What needs to be done:
Repeat exactly, and only, the lines of the entries below from the one with "Report the ranks in the original order." through the one with "Sample 2: 383 ms, 505 ms, 505 ms, 550 ms", both ends included.
---*---
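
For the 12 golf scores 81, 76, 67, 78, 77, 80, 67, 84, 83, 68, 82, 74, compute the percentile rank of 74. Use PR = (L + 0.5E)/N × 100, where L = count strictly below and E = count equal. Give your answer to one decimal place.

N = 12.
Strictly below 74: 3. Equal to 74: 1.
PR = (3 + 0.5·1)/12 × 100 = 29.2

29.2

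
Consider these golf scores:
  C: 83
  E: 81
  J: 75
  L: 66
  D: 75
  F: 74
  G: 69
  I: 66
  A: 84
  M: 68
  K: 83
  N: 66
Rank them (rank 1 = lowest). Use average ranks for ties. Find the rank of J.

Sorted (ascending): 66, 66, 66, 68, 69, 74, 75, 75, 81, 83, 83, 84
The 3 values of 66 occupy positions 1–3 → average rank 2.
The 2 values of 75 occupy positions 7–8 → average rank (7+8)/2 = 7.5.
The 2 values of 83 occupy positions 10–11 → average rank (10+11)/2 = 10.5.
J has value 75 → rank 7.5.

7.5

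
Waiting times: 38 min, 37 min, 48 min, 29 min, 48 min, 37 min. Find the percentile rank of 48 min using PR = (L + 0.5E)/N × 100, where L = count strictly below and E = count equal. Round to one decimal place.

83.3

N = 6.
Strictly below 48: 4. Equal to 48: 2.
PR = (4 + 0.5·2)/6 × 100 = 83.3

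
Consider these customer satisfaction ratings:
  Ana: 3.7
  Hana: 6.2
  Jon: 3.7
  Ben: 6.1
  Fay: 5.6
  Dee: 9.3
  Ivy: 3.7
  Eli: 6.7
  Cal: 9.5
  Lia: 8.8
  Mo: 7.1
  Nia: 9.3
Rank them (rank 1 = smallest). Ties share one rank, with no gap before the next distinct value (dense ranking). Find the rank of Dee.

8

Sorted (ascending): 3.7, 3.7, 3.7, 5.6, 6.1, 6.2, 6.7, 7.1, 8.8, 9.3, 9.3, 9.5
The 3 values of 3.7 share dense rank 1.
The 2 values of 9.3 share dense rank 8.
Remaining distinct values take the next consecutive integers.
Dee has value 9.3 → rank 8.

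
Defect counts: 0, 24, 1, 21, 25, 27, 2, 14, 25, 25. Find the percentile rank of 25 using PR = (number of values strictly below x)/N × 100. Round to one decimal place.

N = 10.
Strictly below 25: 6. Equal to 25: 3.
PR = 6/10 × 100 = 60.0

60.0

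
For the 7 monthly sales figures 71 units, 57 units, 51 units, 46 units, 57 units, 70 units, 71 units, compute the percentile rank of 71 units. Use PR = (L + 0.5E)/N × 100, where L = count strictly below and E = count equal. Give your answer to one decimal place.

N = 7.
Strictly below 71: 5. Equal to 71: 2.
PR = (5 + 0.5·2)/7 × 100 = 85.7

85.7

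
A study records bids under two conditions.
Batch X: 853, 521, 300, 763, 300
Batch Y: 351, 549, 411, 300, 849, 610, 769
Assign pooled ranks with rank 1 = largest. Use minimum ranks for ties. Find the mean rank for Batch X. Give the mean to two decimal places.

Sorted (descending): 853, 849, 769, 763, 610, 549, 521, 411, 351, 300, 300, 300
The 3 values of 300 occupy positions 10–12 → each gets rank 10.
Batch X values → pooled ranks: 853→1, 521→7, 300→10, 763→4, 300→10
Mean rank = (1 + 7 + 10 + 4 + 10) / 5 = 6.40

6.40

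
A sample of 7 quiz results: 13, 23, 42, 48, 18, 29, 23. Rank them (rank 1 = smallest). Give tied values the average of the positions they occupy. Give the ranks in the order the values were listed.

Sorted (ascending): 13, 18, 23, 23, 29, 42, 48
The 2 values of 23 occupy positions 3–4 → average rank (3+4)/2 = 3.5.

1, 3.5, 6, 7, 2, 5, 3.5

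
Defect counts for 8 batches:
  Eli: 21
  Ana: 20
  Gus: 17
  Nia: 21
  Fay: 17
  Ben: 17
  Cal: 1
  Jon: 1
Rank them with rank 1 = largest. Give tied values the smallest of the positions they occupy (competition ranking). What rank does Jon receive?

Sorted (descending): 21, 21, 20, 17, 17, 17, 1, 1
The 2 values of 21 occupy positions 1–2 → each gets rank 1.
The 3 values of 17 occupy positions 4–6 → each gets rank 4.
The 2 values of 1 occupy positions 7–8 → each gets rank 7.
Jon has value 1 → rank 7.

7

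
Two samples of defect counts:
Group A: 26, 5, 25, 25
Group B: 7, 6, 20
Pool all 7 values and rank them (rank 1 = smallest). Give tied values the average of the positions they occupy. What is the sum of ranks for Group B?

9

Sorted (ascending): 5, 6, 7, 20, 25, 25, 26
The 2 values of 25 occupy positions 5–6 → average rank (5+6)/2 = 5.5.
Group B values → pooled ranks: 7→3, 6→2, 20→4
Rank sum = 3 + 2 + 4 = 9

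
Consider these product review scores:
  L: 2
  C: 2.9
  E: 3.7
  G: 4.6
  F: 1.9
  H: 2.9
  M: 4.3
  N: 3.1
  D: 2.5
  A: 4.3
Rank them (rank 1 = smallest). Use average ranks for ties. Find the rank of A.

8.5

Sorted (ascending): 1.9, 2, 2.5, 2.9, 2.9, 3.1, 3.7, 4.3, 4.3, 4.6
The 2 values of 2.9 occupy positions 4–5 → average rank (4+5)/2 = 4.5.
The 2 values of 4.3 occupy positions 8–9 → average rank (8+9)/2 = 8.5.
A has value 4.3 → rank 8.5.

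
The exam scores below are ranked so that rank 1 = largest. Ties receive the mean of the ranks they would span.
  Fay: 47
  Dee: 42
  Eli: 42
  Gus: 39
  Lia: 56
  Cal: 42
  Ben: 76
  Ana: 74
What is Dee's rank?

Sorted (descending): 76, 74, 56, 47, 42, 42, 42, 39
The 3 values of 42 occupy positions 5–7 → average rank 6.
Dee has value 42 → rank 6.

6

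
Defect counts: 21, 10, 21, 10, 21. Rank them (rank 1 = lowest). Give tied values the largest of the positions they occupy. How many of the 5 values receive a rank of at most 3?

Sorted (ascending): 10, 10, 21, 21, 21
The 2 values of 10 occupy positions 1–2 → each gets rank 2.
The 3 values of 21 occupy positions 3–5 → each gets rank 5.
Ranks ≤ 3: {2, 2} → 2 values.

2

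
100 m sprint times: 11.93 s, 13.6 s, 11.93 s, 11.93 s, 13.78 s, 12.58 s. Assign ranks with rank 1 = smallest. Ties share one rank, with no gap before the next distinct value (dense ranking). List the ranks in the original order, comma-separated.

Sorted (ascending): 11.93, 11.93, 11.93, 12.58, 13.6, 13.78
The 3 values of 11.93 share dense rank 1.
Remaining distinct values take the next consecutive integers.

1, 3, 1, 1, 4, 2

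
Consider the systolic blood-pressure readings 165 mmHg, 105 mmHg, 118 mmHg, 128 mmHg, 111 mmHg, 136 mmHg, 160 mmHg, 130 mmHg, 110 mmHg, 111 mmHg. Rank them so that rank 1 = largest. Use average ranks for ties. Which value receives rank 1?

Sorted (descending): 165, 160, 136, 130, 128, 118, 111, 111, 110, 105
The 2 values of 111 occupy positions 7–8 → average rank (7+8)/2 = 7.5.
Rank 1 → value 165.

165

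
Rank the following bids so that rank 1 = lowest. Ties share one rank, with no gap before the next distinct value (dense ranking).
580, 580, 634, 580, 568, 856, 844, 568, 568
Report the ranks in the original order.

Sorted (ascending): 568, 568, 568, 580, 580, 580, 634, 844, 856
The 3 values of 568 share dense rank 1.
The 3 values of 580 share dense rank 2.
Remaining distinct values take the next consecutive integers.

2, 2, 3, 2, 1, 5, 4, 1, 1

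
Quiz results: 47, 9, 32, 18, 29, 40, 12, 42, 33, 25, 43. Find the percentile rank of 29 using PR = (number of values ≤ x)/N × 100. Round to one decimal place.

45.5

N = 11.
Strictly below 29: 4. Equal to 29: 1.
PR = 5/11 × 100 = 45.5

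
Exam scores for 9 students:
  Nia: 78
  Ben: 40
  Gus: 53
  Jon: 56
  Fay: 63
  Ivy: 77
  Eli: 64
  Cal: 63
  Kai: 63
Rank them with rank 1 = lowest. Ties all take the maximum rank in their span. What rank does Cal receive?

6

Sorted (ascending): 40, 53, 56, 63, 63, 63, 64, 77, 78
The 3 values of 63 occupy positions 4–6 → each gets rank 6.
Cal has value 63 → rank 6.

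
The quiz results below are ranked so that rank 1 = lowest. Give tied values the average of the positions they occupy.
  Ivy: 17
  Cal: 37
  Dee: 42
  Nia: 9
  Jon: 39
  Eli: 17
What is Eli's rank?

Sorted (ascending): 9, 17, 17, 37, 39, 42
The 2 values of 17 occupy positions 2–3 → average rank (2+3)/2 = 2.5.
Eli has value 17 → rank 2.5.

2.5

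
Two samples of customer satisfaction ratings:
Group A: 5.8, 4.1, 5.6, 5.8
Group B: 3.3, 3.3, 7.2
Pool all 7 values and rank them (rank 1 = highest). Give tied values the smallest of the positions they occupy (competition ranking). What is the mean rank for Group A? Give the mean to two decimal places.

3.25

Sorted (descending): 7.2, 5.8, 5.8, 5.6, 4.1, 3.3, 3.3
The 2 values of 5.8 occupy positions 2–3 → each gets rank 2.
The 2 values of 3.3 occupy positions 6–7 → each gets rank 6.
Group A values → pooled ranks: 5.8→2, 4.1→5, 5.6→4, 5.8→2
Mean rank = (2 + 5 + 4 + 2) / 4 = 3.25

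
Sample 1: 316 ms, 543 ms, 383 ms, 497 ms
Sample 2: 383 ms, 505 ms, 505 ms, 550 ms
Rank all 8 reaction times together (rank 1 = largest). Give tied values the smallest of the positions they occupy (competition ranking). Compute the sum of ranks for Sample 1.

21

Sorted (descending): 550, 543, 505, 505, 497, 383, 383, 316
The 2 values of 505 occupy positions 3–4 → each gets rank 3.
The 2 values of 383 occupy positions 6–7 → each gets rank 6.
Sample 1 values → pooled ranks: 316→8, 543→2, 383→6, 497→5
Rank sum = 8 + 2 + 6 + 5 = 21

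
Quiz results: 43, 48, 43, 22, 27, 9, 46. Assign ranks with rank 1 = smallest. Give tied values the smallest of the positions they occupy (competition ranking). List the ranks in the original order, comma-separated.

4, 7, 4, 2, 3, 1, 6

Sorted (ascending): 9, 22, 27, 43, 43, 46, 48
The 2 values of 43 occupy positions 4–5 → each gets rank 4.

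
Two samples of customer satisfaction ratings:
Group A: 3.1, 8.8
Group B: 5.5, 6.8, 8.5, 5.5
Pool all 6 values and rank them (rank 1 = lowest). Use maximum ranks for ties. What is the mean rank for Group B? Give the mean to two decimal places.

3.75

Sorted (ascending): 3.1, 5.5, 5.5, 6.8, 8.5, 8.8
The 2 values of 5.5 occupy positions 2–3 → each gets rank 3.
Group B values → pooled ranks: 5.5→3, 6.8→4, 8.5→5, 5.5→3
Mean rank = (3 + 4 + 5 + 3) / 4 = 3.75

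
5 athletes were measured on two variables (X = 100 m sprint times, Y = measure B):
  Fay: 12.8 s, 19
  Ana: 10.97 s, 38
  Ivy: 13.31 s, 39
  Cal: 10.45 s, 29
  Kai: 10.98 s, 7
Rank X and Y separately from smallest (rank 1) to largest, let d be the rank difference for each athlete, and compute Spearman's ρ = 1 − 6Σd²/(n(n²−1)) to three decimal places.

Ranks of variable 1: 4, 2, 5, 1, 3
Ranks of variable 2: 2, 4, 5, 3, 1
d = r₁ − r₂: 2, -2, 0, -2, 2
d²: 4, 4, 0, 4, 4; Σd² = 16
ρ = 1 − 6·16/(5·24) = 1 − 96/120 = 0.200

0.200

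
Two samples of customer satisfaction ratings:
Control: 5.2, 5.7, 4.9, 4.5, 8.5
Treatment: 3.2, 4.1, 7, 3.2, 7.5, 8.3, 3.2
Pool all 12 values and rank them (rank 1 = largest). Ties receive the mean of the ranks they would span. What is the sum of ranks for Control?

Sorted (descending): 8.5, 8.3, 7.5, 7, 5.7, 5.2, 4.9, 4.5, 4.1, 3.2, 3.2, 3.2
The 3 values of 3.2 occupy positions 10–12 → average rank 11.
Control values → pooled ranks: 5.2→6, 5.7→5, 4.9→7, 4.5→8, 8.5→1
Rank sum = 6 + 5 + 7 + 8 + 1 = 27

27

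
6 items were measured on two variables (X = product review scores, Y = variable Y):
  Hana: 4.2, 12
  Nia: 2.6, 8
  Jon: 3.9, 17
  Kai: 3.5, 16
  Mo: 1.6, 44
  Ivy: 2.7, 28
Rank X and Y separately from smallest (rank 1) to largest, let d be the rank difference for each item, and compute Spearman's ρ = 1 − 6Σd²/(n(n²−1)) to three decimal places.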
---*---
Answer section:
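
Report the ranks in the original order.

Sorted (ascending): 568, 568, 568, 580, 580, 580, 634, 844, 856
The 3 values of 568 share dense rank 1.
The 3 values of 580 share dense rank 2.
Remaining distinct values take the next consecutive integers.

2, 2, 3, 2, 1, 5, 4, 1, 1

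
Quiz results: 47, 9, 32, 18, 29, 40, 12, 42, 33, 25, 43. Find the percentile rank of 29 using PR = (number of values ≤ x)/N × 100. Round to one decimal place.

45.5

N = 11.
Strictly below 29: 4. Equal to 29: 1.
PR = 5/11 × 100 = 45.5

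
Exam scores for 9 students:
  Nia: 78
  Ben: 40
  Gus: 53
  Jon: 56
  Fay: 63
  Ivy: 77
  Eli: 64
  Cal: 63
  Kai: 63
Rank them with rank 1 = lowest. Ties all take the maximum rank in their span. What rank does Cal receive?

6

Sorted (ascending): 40, 53, 56, 63, 63, 63, 64, 77, 78
The 3 values of 63 occupy positions 4–6 → each gets rank 6.
Cal has value 63 → rank 6.

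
The quiz results below are ranked so that rank 1 = lowest. Give tied values the average of the positions they occupy.
  Ivy: 17
  Cal: 37
  Dee: 42
  Nia: 9
  Jon: 39
  Eli: 17
What is Eli's rank?

Sorted (ascending): 9, 17, 17, 37, 39, 42
The 2 values of 17 occupy positions 2–3 → average rank (2+3)/2 = 2.5.
Eli has value 17 → rank 2.5.

2.5

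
Two samples of customer satisfaction ratings:
Group A: 5.8, 4.1, 5.6, 5.8
Group B: 3.3, 3.3, 7.2
Pool all 7 values and rank them (rank 1 = highest). Give tied values the smallest of the positions they occupy (competition ranking). What is the mean rank for Group A? Give the mean to two decimal places.

3.25

Sorted (descending): 7.2, 5.8, 5.8, 5.6, 4.1, 3.3, 3.3
The 2 values of 5.8 occupy positions 2–3 → each gets rank 2.
The 2 values of 3.3 occupy positions 6–7 → each gets rank 6.
Group A values → pooled ranks: 5.8→2, 4.1→5, 5.6→4, 5.8→2
Mean rank = (2 + 5 + 4 + 2) / 4 = 3.25

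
Sample 1: 316 ms, 543 ms, 383 ms, 497 ms
Sample 2: 383 ms, 505 ms, 505 ms, 550 ms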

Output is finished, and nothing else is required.